◆ ACTIVITY ◆
Records follow. Select each line holding "cylinder".

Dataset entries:

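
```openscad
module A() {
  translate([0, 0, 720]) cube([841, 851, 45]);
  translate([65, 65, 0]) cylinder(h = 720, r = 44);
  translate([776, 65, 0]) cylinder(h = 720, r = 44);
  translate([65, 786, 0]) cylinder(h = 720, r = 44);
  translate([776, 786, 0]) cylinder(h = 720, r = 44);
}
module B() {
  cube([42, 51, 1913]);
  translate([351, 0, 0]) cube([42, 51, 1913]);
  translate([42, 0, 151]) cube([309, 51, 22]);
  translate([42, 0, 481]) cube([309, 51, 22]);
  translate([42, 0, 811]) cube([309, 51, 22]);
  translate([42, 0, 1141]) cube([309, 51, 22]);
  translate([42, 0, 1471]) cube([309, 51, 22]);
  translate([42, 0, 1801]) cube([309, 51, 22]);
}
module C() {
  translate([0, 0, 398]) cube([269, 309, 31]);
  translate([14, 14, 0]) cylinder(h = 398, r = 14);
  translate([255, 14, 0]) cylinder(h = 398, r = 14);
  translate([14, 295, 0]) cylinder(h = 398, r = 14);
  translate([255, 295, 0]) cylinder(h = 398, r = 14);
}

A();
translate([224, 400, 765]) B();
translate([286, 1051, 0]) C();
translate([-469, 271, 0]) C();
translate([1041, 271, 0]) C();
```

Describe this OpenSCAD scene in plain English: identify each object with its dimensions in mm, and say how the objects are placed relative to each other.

A is a table: top 841 mm (x) × 851 mm (y), 45 mm thick, upper face at z = 765 mm, on four round legs of 88 mm diameter, each leg's bounding box inset 21 mm from the nearest pair of top edges, running from z = 0 to the bottom of the top.

B is a straight ladder. Two 42×51 mm vertical rails, 1913 mm tall, stand 393 mm apart (outside-to-outside) with their front faces coplanar on the −y side. 6 rungs, each 51 mm deep and 22 mm tall, span between the inner faces of the rails, front faces flush with the rails. The lowest rung's underside is at z = 151 mm and rungs are spaced 330 mm apart (underside to underside).

C is a four-legged stool. The seat is 269×309 mm, 31 mm thick, top at z = 429 mm. It stands on four round legs, each 28 mm in diameter, from z = 0 to the seat underside, each leg's axis is inset half a diameter from the nearest pair of seat edges (so the leg's bounding box is flush with the corner).

The ladder is on top of the table, centred. Three stools sit around the table at the +y, −x, +x sides.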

◆ SOLUTION ◆
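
  translate([65, 65, 0]) cylinder(h = 720, r = 44);
  translate([776, 65, 0]) cylinder(h = 720, r = 44);
  translate([65, 786, 0]) cylinder(h = 720, r = 44);
  translate([776, 786, 0]) cylinder(h = 720, r = 44);
  translate([14, 14, 0]) cylinder(h = 398, r = 14);
  translate([255, 14, 0]) cylinder(h = 398, r = 14);
  translate([14, 295, 0]) cylinder(h = 398, r = 14);
  translate([255, 295, 0]) cylinder(h = 398, r = 14);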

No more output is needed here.